- Information provided
☆ ☆ ☆ ☆

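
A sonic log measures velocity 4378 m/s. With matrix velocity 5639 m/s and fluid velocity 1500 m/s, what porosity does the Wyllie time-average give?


1/V - 1/Vm = 1/4378 - 1/5639 = 5.108e-05
1/Vf - 1/Vm = 1/1500 - 1/5639 = 0.00048933
phi = 5.108e-05 / 0.00048933 = 0.1044

0.1044


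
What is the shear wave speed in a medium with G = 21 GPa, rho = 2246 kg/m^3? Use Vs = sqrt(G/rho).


Convert G to Pa: G = 21e9 Pa
Compute G/rho = 21e9 / 2246 = 9349955.4764
Vs = sqrt(9349955.4764) = 3057.77 m/s

3057.77


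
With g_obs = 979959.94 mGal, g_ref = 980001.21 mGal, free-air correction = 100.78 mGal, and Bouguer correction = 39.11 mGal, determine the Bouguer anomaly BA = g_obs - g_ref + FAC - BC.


BA = g_obs - g_ref + FAC - BC
= 979959.94 - 980001.21 + 100.78 - 39.11
= 20.4 mGal

20.4


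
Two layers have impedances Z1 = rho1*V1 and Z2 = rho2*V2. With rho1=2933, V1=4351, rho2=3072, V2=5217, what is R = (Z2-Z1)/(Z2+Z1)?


Z1 = 2933 * 4351 = 12761483
Z2 = 3072 * 5217 = 16026624
R = (16026624 - 12761483) / (16026624 + 12761483) = 3265141 / 28788107 = 0.1134

0.1134


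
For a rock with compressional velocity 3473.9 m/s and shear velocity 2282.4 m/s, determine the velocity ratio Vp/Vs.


Vp/Vs = 3473.9 / 2282.4
= 1.522

1.522


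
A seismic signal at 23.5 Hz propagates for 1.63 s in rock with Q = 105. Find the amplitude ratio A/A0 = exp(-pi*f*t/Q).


pi*f*t/Q = pi*23.5*1.63/105 = 1.146083
A/A0 = exp(-1.146083) = 0.317879

0.317879


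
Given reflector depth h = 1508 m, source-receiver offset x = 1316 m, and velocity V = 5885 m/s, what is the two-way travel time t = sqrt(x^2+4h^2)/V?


x^2 + 4h^2 = 1316^2 + 4*1508^2 = 1731856 + 9096256 = 10828112
sqrt(10828112) = 3290.6097
t = 3290.6097 / 5885 = 0.5592 s

0.5592


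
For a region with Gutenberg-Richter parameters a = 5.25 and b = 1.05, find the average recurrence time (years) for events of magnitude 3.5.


log10(N) = 5.25 - 1.05*3.5 = 1.575
N = 10^1.575 = 37.58374
T = 1/N = 1/37.58374 = 0.0266 years

0.0266


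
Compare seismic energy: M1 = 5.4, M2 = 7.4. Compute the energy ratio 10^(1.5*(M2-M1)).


M2 - M1 = 7.4 - 5.4 = 2.0
1.5 * 2.0 = 3.0
ratio = 10^3.0 = 1000.0

1000.0


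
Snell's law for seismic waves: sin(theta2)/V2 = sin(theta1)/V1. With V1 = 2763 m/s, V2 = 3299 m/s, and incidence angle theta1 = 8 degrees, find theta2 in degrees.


sin(theta1) = sin(8 deg) = 0.139173
sin(theta2) = V2/V1 * sin(theta1) = 3299/2763 * 0.139173 = 0.166172
theta2 = arcsin(0.166172) = 9.5653 degrees

9.5653


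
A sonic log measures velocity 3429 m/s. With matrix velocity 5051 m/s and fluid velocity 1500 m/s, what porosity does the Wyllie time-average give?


1/V - 1/Vm = 1/3429 - 1/5051 = 9.365e-05
1/Vf - 1/Vm = 1/1500 - 1/5051 = 0.00046869
phi = 9.365e-05 / 0.00046869 = 0.1998

0.1998


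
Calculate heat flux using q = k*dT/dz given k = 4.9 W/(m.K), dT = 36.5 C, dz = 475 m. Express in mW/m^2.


q = k * dT / dz * 1000
= 4.9 * 36.5 / 475 * 1000
= 0.376526 * 1000
= 376.5263 mW/m^2

376.5263


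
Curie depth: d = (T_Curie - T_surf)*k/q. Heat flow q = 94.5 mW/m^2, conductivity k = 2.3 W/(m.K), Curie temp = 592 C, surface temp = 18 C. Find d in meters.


T_Curie - T_surf = 592 - 18 = 574 C
Convert q to W/m^2: 94.5 mW/m^2 = 0.0945 W/m^2
d = 574 * 2.3 / 0.0945 = 13970.37 m

13970.37


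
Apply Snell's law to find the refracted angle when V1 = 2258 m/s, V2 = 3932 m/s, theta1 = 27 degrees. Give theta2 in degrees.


sin(theta1) = sin(27 deg) = 0.45399
sin(theta2) = V2/V1 * sin(theta1) = 3932/2258 * 0.45399 = 0.790563
theta2 = arcsin(0.790563) = 52.2381 degrees

52.2381


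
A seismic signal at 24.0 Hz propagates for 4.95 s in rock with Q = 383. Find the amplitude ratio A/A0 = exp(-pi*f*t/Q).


pi*f*t/Q = pi*24.0*4.95/383 = 0.974468
A/A0 = exp(-0.974468) = 0.377393

0.377393


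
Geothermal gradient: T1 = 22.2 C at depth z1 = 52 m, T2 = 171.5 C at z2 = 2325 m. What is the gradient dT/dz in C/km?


dT = 171.5 - 22.2 = 149.3 C
dz = 2325 - 52 = 2273 m
gradient = dT/dz * 1000 = 149.3/2273 * 1000 = 65.6841 C/km

65.6841


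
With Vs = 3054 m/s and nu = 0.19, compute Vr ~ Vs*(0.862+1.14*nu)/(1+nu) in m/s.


Numerator factor = 0.862 + 1.14*0.19 = 1.0786
Denominator = 1 + 0.19 = 1.19
Vr = 3054 * 1.0786 / 1.19 = 2768.1 m/s

2768.1


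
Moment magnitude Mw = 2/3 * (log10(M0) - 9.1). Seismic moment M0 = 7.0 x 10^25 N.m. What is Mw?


log10(M0) = log10(7.0 x 10^25) = 25.8451
Mw = 2/3 * (25.8451 - 9.1)
= 2/3 * 16.7451
= 11.16

11.16


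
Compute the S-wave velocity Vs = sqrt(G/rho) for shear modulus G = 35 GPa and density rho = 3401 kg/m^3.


Convert G to Pa: G = 35e9 Pa
Compute G/rho = 35e9 / 3401 = 10291090.8556
Vs = sqrt(10291090.8556) = 3207.97 m/s

3207.97


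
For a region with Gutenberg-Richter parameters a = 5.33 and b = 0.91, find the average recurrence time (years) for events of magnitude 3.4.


log10(N) = 5.33 - 0.91*3.4 = 2.236
N = 10^2.236 = 172.186857
T = 1/N = 1/172.186857 = 0.0058 years

0.0058


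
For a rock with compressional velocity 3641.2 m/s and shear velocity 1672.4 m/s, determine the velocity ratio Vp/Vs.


Vp/Vs = 3641.2 / 1672.4
= 2.1772

2.1772


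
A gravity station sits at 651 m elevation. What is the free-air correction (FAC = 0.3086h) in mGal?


FAC = 0.3086 * h
= 0.3086 * 651
= 200.8986 mGal

200.8986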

☆ ☆ ☆ ☆

- Aim of the task
All of the entries above, written out exactly, make up the reply.

- Exercise output
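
A sonic log measures velocity 4378 m/s. With matrix velocity 5639 m/s and fluid velocity 1500 m/s, what porosity does the Wyllie time-average give?


1/V - 1/Vm = 1/4378 - 1/5639 = 5.108e-05
1/Vf - 1/Vm = 1/1500 - 1/5639 = 0.00048933
phi = 5.108e-05 / 0.00048933 = 0.1044

0.1044


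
What is the shear wave speed in a medium with G = 21 GPa, rho = 2246 kg/m^3? Use Vs = sqrt(G/rho).


Convert G to Pa: G = 21e9 Pa
Compute G/rho = 21e9 / 2246 = 9349955.4764
Vs = sqrt(9349955.4764) = 3057.77 m/s

3057.77


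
With g_obs = 979959.94 mGal, g_ref = 980001.21 mGal, free-air correction = 100.78 mGal, and Bouguer correction = 39.11 mGal, determine the Bouguer anomaly BA = g_obs - g_ref + FAC - BC.


BA = g_obs - g_ref + FAC - BC
= 979959.94 - 980001.21 + 100.78 - 39.11
= 20.4 mGal

20.4


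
Two layers have impedances Z1 = rho1*V1 and Z2 = rho2*V2. With rho1=2933, V1=4351, rho2=3072, V2=5217, what is R = (Z2-Z1)/(Z2+Z1)?


Z1 = 2933 * 4351 = 12761483
Z2 = 3072 * 5217 = 16026624
R = (16026624 - 12761483) / (16026624 + 12761483) = 3265141 / 28788107 = 0.1134

0.1134


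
For a rock with compressional velocity 3473.9 m/s and shear velocity 2282.4 m/s, determine the velocity ratio Vp/Vs.


Vp/Vs = 3473.9 / 2282.4
= 1.522

1.522


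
A seismic signal at 23.5 Hz propagates for 1.63 s in rock with Q = 105. Find the amplitude ratio A/A0 = exp(-pi*f*t/Q).


pi*f*t/Q = pi*23.5*1.63/105 = 1.146083
A/A0 = exp(-1.146083) = 0.317879

0.317879


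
Given reflector depth h = 1508 m, source-receiver offset x = 1316 m, and velocity V = 5885 m/s, what is the two-way travel time t = sqrt(x^2+4h^2)/V?


x^2 + 4h^2 = 1316^2 + 4*1508^2 = 1731856 + 9096256 = 10828112
sqrt(10828112) = 3290.6097
t = 3290.6097 / 5885 = 0.5592 s

0.5592


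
For a region with Gutenberg-Richter parameters a = 5.25 and b = 1.05, find the average recurrence time (years) for events of magnitude 3.5.


log10(N) = 5.25 - 1.05*3.5 = 1.575
N = 10^1.575 = 37.58374
T = 1/N = 1/37.58374 = 0.0266 years

0.0266


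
Compare seismic energy: M1 = 5.4, M2 = 7.4. Compute the energy ratio 10^(1.5*(M2-M1)).


M2 - M1 = 7.4 - 5.4 = 2.0
1.5 * 2.0 = 3.0
ratio = 10^3.0 = 1000.0

1000.0


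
Snell's law for seismic waves: sin(theta2)/V2 = sin(theta1)/V1. With V1 = 2763 m/s, V2 = 3299 m/s, and incidence angle theta1 = 8 degrees, find theta2 in degrees.


sin(theta1) = sin(8 deg) = 0.139173
sin(theta2) = V2/V1 * sin(theta1) = 3299/2763 * 0.139173 = 0.166172
theta2 = arcsin(0.166172) = 9.5653 degrees

9.5653


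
A sonic log measures velocity 3429 m/s. With matrix velocity 5051 m/s and fluid velocity 1500 m/s, what porosity does the Wyllie time-average give?


1/V - 1/Vm = 1/3429 - 1/5051 = 9.365e-05
1/Vf - 1/Vm = 1/1500 - 1/5051 = 0.00046869
phi = 9.365e-05 / 0.00046869 = 0.1998

0.1998


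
Calculate heat flux using q = k*dT/dz given k = 4.9 W/(m.K), dT = 36.5 C, dz = 475 m. Express in mW/m^2.


q = k * dT / dz * 1000
= 4.9 * 36.5 / 475 * 1000
= 0.376526 * 1000
= 376.5263 mW/m^2

376.5263


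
Curie depth: d = (T_Curie - T_surf)*k/q. Heat flow q = 94.5 mW/m^2, conductivity k = 2.3 W/(m.K), Curie temp = 592 C, surface temp = 18 C. Find d in meters.


T_Curie - T_surf = 592 - 18 = 574 C
Convert q to W/m^2: 94.5 mW/m^2 = 0.0945 W/m^2
d = 574 * 2.3 / 0.0945 = 13970.37 m

13970.37


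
Apply Snell's law to find the refracted angle when V1 = 2258 m/s, V2 = 3932 m/s, theta1 = 27 degrees. Give theta2 in degrees.


sin(theta1) = sin(27 deg) = 0.45399
sin(theta2) = V2/V1 * sin(theta1) = 3932/2258 * 0.45399 = 0.790563
theta2 = arcsin(0.790563) = 52.2381 degrees

52.2381


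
A seismic signal at 24.0 Hz propagates for 4.95 s in rock with Q = 383. Find the amplitude ratio A/A0 = exp(-pi*f*t/Q).


pi*f*t/Q = pi*24.0*4.95/383 = 0.974468
A/A0 = exp(-0.974468) = 0.377393

0.377393


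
Geothermal gradient: T1 = 22.2 C at depth z1 = 52 m, T2 = 171.5 C at z2 = 2325 m. What is the gradient dT/dz in C/km?


dT = 171.5 - 22.2 = 149.3 C
dz = 2325 - 52 = 2273 m
gradient = dT/dz * 1000 = 149.3/2273 * 1000 = 65.6841 C/km

65.6841


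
With Vs = 3054 m/s and nu = 0.19, compute Vr ~ Vs*(0.862+1.14*nu)/(1+nu) in m/s.


Numerator factor = 0.862 + 1.14*0.19 = 1.0786
Denominator = 1 + 0.19 = 1.19
Vr = 3054 * 1.0786 / 1.19 = 2768.1 m/s

2768.1


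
Moment magnitude Mw = 2/3 * (log10(M0) - 9.1). Seismic moment M0 = 7.0 x 10^25 N.m. What is Mw?


log10(M0) = log10(7.0 x 10^25) = 25.8451
Mw = 2/3 * (25.8451 - 9.1)
= 2/3 * 16.7451
= 11.16

11.16


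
Compute the S-wave velocity Vs = sqrt(G/rho) for shear modulus G = 35 GPa and density rho = 3401 kg/m^3.


Convert G to Pa: G = 35e9 Pa
Compute G/rho = 35e9 / 3401 = 10291090.8556
Vs = sqrt(10291090.8556) = 3207.97 m/s

3207.97


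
For a region with Gutenberg-Richter parameters a = 5.33 and b = 0.91, find the average recurrence time (years) for events of magnitude 3.4.


log10(N) = 5.33 - 0.91*3.4 = 2.236
N = 10^2.236 = 172.186857
T = 1/N = 1/172.186857 = 0.0058 years

0.0058


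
For a rock with compressional velocity 3641.2 m/s and shear velocity 1672.4 m/s, determine the velocity ratio Vp/Vs.


Vp/Vs = 3641.2 / 1672.4
= 2.1772

2.1772


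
A gravity station sits at 651 m elevation. What is the free-air correction (FAC = 0.3086h) in mGal?


FAC = 0.3086 * h
= 0.3086 * 651
= 200.8986 mGal

200.8986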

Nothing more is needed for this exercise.